◆ **Task to complete**: All of the entries below, duplicated exactly, make up the answer.

[Opening Extracted data section]

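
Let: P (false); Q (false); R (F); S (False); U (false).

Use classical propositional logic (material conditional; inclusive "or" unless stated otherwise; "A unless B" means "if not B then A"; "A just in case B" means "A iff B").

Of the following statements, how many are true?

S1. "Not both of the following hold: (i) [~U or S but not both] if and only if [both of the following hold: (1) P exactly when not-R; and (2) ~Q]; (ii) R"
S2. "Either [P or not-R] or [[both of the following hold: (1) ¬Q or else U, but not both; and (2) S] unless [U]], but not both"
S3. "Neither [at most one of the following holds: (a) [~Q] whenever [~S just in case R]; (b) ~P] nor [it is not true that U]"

S1: This is ((¬U ⊕ S) ↔ ((P ↔ ¬R) ∧ ¬Q)) ↑ R.

¬U = ¬F = T
¬U ⊕ S = T ⊕ F = T
¬R = ¬F = T
P ↔ ¬R = F ↔ T = F
¬Q = ¬F = T
(P ↔ ¬R) ∧ ¬Q = F ∧ T = F
(¬U ⊕ S) ↔ ((P ↔ ¬R) ∧ ¬Q) = T ↔ F = F
((¬U ⊕ S) ↔ ((P ↔ ¬R) ∧ ¬Q)) ↑ R = F ↑ F = T
Hence S1 is true.

S2: This is (P ∨ ¬R) ⊕ (((¬Q ⊕ U) ∧ S) ∨ U).

¬R = ¬F = T
P ∨ ¬R = F ∨ T = T
¬Q = ¬F = T
¬Q ⊕ U = T ⊕ F = T
(¬Q ⊕ U) ∧ S = T ∧ F = F
((¬Q ⊕ U) ∧ S) ∨ U = F ∨ F = F
(P ∨ ¬R) ⊕ (((¬Q ⊕ U) ∧ S) ∨ U) = T ⊕ F = T
Hence S2 is true.

S3: Parsed as (((¬S ↔ R) → ¬Q) ↑ ¬P) ↓ ¬U

¬S = ¬F = T
¬S ↔ R = T ↔ F = F
¬Q = ¬F = T
(¬S ↔ R) → ¬Q = F → T = T
¬P = ¬F = T
((¬S ↔ R) → ¬Q) ↑ ¬P = T ↑ T = F
¬U = ¬F = T
(((¬S ↔ R) → ¬Q) ↑ ¬P) ↓ ¬U = F ↓ T = F
So S3 is false.

Count: 2.

2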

[Closing Extracted data section]

◆ **Output for this task**:
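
Let: P (false); Q (false); R (F); S (False); U (false).

Use classical propositional logic (material conditional; inclusive "or" unless stated otherwise; "A unless B" means "if not B then A"; "A just in case B" means "A iff B").

Of the following statements, how many are true?

S1. "Not both of the following hold: (i) [~U or S but not both] if and only if [both of the following hold: (1) P exactly when not-R; and (2) ~Q]; (ii) R"
S2. "Either [P or not-R] or [[both of the following hold: (1) ¬Q or else U, but not both; and (2) S] unless [U]], but not both"
S3. "Neither [at most one of the following holds: (a) [~Q] whenever [~S just in case R]; (b) ~P] nor [it is not true that U]"

S1: This is ((¬U ⊕ S) ↔ ((P ↔ ¬R) ∧ ¬Q)) ↑ R.

¬U = ¬F = T
¬U ⊕ S = T ⊕ F = T
¬R = ¬F = T
P ↔ ¬R = F ↔ T = F
¬Q = ¬F = T
(P ↔ ¬R) ∧ ¬Q = F ∧ T = F
(¬U ⊕ S) ↔ ((P ↔ ¬R) ∧ ¬Q) = T ↔ F = F
((¬U ⊕ S) ↔ ((P ↔ ¬R) ∧ ¬Q)) ↑ R = F ↑ F = T
Hence S1 is true.

S2: This is (P ∨ ¬R) ⊕ (((¬Q ⊕ U) ∧ S) ∨ U).

¬R = ¬F = T
P ∨ ¬R = F ∨ T = T
¬Q = ¬F = T
¬Q ⊕ U = T ⊕ F = T
(¬Q ⊕ U) ∧ S = T ∧ F = F
((¬Q ⊕ U) ∧ S) ∨ U = F ∨ F = F
(P ∨ ¬R) ⊕ (((¬Q ⊕ U) ∧ S) ∨ U) = T ⊕ F = T
Hence S2 is true.

S3: Parsed as (((¬S ↔ R) → ¬Q) ↑ ¬P) ↓ ¬U

¬S = ¬F = T
¬S ↔ R = T ↔ F = F
¬Q = ¬F = T
(¬S ↔ R) → ¬Q = F → T = T
¬P = ¬F = T
((¬S ↔ R) → ¬Q) ↑ ¬P = T ↑ T = F
¬U = ¬F = T
(((¬S ↔ R) → ¬Q) ↑ ¬P) ↓ ¬U = F ↓ T = F
So S3 is false.

Count: 2.

2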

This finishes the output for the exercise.